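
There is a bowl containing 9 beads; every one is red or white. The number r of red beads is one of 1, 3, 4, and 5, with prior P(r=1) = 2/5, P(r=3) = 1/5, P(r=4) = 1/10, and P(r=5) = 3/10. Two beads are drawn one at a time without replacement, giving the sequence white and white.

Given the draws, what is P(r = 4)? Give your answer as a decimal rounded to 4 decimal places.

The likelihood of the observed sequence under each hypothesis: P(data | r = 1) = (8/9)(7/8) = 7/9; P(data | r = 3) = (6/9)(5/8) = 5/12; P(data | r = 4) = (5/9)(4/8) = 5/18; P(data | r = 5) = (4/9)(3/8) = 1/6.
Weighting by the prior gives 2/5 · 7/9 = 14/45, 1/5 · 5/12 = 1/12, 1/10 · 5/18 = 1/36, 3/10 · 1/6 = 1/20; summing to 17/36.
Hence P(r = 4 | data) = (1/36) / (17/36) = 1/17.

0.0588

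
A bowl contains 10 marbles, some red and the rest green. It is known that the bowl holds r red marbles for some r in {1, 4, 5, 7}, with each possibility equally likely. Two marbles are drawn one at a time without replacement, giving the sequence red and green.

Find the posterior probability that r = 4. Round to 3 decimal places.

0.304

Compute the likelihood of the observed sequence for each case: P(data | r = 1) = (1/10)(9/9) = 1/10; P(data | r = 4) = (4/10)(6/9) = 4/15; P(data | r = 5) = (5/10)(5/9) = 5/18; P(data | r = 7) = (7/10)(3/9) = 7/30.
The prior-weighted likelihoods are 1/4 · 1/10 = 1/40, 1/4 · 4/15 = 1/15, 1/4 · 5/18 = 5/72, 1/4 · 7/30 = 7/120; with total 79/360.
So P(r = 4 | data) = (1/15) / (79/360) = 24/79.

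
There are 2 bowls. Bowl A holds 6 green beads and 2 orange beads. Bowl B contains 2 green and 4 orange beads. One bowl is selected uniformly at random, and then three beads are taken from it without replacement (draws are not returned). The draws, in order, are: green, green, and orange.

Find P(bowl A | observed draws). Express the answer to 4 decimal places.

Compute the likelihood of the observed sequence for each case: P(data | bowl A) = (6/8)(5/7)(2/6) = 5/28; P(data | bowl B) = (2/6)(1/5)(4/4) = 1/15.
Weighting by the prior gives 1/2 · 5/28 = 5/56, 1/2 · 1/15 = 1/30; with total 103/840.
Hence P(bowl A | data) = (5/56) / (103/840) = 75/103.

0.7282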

··········

Try it: The required output is every line from the one with "There are 2" to the final line of the entries, repeated exactly and with nothing else.

Solution to this task:
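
There are 2 bowls. Bowl A holds 6 green beads and 2 orange beads. Bowl B contains 2 green and 4 orange beads. One bowl is selected uniformly at random, and then three beads are taken from it without replacement (draws are not returned). The draws, in order, are: green, green, and orange.

Find P(bowl A | observed draws). Express the answer to 4 decimal places.

Compute the likelihood of the observed sequence for each case: P(data | bowl A) = (6/8)(5/7)(2/6) = 5/28; P(data | bowl B) = (2/6)(1/5)(4/4) = 1/15.
Weighting by the prior gives 1/2 · 5/28 = 5/56, 1/2 · 1/15 = 1/30; with total 103/840.
Hence P(bowl A | data) = (5/56) / (103/840) = 75/103.

0.7282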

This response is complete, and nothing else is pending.